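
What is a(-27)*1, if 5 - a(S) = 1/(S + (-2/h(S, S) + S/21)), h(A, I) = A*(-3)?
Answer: 80827/16052 ≈ 5.0353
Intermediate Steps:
h(A, I) = -3*A
a(S) = 5 - 1/(2/(3*S) + 22*S/21) (a(S) = 5 - 1/(S + (-2*(-1/(3*S)) + S/21)) = 5 - 1/(S + (-(-2)/(3*S) + S*(1/21))) = 5 - 1/(S + (2/(3*S) + S/21)) = 5 - 1/(S + (S/21 + 2/(3*S))) = 5 - 1/(2/(3*S) + 22*S/21))
a(-27)*1 = ((70 - 21*(-27) + 110*(-27)²)/(2*(7 + 11*(-27)²)))*1 = ((70 + 567 + 110*729)/(2*(7 + 11*729)))*1 = ((70 + 567 + 80190)/(2*(7 + 8019)))*1 = ((½)*80827/8026)*1 = ((½)*(1/8026)*80827)*1 = (80827/16052)*1 = 80827/16052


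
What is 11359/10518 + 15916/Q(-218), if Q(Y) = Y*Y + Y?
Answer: 352376671/248782254 ≈ 1.4164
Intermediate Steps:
Q(Y) = Y + Y² (Q(Y) = Y² + Y = Y + Y²)
11359/10518 + 15916/Q(-218) = 11359/10518 + 15916/((-218*(1 - 218))) = 11359*(1/10518) + 15916/((-218*(-217))) = 11359/10518 + 15916/47306 = 11359/10518 + 15916*(1/47306) = 11359/10518 + 7958/23653 = 352376671/248782254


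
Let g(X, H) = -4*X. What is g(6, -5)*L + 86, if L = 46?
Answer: -1018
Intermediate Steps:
g(6, -5)*L + 86 = -4*6*46 + 86 = -24*46 + 86 = -1104 + 86 = -1018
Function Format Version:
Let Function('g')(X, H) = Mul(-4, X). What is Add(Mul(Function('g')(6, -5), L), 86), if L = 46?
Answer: -1018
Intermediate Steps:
Add(Mul(Function('g')(6, -5), L), 86) = Add(Mul(Mul(-4, 6), 46), 86) = Add(Mul(-24, 46), 86) = Add(-1104, 86) = -1018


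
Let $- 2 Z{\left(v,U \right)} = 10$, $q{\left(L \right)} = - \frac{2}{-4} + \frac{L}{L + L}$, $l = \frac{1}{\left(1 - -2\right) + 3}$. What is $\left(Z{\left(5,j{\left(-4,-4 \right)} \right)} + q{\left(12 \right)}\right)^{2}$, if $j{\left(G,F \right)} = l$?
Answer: $16$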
════
**PROBLEM TO SOLVE:** Print every record above exactly as it stands.

**OUTPUT BELOW:**
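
What is a(-27)*1, if 5 - a(S) = 1/(S + (-2/h(S, S) + S/21)), h(A, I) = A*(-3)?
Answer: 80827/16052 ≈ 5.0353
Intermediate Steps:
h(A, I) = -3*A
a(S) = 5 - 1/(2/(3*S) + 22*S/21) (a(S) = 5 - 1/(S + (-2*(-1/(3*S)) + S/21)) = 5 - 1/(S + (-(-2)/(3*S) + S*(1/21))) = 5 - 1/(S + (2/(3*S) + S/21)) = 5 - 1/(S + (S/21 + 2/(3*S))) = 5 - 1/(2/(3*S) + 22*S/21))
a(-27)*1 = ((70 - 21*(-27) + 110*(-27)²)/(2*(7 + 11*(-27)²)))*1 = ((70 + 567 + 110*729)/(2*(7 + 11*729)))*1 = ((70 + 567 + 80190)/(2*(7 + 8019)))*1 = ((½)*80827/8026)*1 = ((½)*(1/8026)*80827)*1 = (80827/16052)*1 = 80827/16052


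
What is 11359/10518 + 15916/Q(-218), if Q(Y) = Y*Y + Y?
Answer: 352376671/248782254 ≈ 1.4164
Intermediate Steps:
Q(Y) = Y + Y² (Q(Y) = Y² + Y = Y + Y²)
11359/10518 + 15916/Q(-218) = 11359/10518 + 15916/((-218*(1 - 218))) = 11359*(1/10518) + 15916/((-218*(-217))) = 11359/10518 + 15916/47306 = 11359/10518 + 15916*(1/47306) = 11359/10518 + 7958/23653 = 352376671/248782254


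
Let g(X, H) = -4*X. What is g(6, -5)*L + 86, if L = 46?
Answer: -1018
Intermediate Steps:
g(6, -5)*L + 86 = -4*6*46 + 86 = -24*46 + 86 = -1104 + 86 = -1018
Function Format Version:
Let Function('g')(X, H) = Mul(-4, X). What is Add(Mul(Function('g')(6, -5), L), 86), if L = 46?
Answer: -1018
Intermediate Steps:
Add(Mul(Function('g')(6, -5), L), 86) = Add(Mul(Mul(-4, 6), 46), 86) = Add(Mul(-24, 46), 86) = Add(-1104, 86) = -1018


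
Let $- 2 Z{\left(v,U \right)} = 10$, $q{\left(L \right)} = - \frac{2}{-4} + \frac{L}{L + L}$, $l = \frac{1}{\left(1 - -2\right) + 3}$. What is $\left(Z{\left(5,j{\left(-4,-4 \right)} \right)} + q{\left(12 \right)}\right)^{2}$, if $j{\left(G,F \right)} = l$?
Answer: $16$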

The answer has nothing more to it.